● **Required work**
Copy out all lines from the entries below in which "Consider" occurs.
:: Data listing ::
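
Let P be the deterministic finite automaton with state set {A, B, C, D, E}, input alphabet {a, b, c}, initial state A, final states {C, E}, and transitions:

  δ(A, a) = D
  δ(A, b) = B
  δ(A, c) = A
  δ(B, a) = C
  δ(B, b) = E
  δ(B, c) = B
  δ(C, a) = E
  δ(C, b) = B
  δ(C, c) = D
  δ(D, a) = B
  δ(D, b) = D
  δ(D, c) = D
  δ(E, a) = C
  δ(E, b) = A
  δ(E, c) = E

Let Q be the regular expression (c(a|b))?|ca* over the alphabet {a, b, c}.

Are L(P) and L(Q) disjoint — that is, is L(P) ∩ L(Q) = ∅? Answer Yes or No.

The string caaa is accepted by both P and Q.
Hence L(P) ∩ L(Q) ≠ ∅.

No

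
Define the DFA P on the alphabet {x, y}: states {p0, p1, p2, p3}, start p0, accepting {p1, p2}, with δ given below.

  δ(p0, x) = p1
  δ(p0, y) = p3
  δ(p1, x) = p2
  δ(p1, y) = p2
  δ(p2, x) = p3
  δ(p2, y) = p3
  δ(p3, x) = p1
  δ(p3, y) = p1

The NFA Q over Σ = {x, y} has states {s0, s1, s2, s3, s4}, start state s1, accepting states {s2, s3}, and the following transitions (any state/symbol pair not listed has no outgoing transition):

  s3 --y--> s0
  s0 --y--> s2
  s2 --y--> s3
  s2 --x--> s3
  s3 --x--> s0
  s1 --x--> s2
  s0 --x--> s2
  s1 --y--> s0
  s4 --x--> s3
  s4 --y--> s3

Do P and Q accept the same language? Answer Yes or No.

Yes

Exploring the product automaton P × Q from the start pair (p0, s1), following both machines on each input symbol, reaches 4 state pairs: (p0, s1), (p1, s2), (p3, s0), (p2, s3).
P accepts in {p1, p2} and Q accepts in {s2, s3}. In every reachable pair the two components are either both accepting — (p1, s2), (p2, s3) — or both non-accepting, so no string is accepted by exactly one of the machines: L(P) \ L(Q) and L(Q) \ L(P) are both empty.
Hence every string is accepted by P iff it is accepted by Q, and the two languages coincide.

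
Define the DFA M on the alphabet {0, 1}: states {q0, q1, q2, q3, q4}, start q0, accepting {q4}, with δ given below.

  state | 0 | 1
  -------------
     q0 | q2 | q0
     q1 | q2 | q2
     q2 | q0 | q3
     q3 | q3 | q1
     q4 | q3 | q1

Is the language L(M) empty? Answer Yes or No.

The states reachable from the start state are {q0, q1, q2, q3}.
None of the accepting states {q4} is reachable, so no string is accepted and L(M) = ∅.

Yes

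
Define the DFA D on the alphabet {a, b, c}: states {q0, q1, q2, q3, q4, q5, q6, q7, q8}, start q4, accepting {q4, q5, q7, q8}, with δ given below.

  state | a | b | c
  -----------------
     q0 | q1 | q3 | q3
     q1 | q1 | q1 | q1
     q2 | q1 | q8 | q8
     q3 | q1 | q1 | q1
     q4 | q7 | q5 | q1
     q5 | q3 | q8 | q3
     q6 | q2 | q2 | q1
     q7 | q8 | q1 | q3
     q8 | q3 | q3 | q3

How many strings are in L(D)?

The useful subgraph on states {q4, q5, q7, q8} is acyclic, so L(D) is finite; the longest accepting path visits 3 useful states, giving maximum string length 2.
Counting accepting paths from q4 by length: 1 of length 0, 2 of length 1, 2 of length 2. Total 5.

5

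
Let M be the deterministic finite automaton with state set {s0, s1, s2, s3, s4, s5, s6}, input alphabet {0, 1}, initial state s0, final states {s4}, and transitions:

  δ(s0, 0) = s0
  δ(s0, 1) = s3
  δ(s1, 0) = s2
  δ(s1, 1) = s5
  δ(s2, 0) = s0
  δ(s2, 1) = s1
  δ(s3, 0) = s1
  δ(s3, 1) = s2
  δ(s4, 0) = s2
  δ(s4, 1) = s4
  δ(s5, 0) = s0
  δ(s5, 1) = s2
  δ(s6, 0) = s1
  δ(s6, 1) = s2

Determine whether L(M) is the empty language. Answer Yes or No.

The states reachable from the start state are {s0, s1, s2, s3, s5}.
None of the accepting states {s4} is reachable, so no string is accepted and L(M) = ∅.

Yes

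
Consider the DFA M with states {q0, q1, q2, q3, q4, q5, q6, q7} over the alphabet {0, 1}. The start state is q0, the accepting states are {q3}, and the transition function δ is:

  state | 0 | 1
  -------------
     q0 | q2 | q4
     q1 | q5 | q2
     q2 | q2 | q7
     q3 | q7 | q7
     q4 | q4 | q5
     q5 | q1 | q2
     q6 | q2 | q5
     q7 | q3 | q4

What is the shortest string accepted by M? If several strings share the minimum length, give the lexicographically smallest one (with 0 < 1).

010

A breadth-first search from q0 reaches an accepting state first via the path q0 → q2 → q7 → q3 on input 010.
No string of length < 3 is accepted (BFS exhausts all shorter strings without reaching an accepting state), and 010 is the lexicographically least accepting string of length 3.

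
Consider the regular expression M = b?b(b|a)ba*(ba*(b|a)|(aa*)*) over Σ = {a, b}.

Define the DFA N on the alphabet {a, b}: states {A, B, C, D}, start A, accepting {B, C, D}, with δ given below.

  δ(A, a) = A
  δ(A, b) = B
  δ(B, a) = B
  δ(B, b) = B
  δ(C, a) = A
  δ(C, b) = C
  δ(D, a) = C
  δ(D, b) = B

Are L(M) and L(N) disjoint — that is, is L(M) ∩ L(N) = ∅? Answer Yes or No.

The string bab is accepted by both M and N.
Hence L(M) ∩ L(N) ≠ ∅.

No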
:::
● **Exercise result**
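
Consider the DFA M with states {q0, q1, q2, q3, q4, q5, q6, q7} over the alphabet {0, 1}. The start state is q0, the accepting states are {q3}, and the transition function δ is:
Consider the regular expression M = b?b(b|a)ba*(ba*(b|a)|(aa*)*) over Σ = {a, b}.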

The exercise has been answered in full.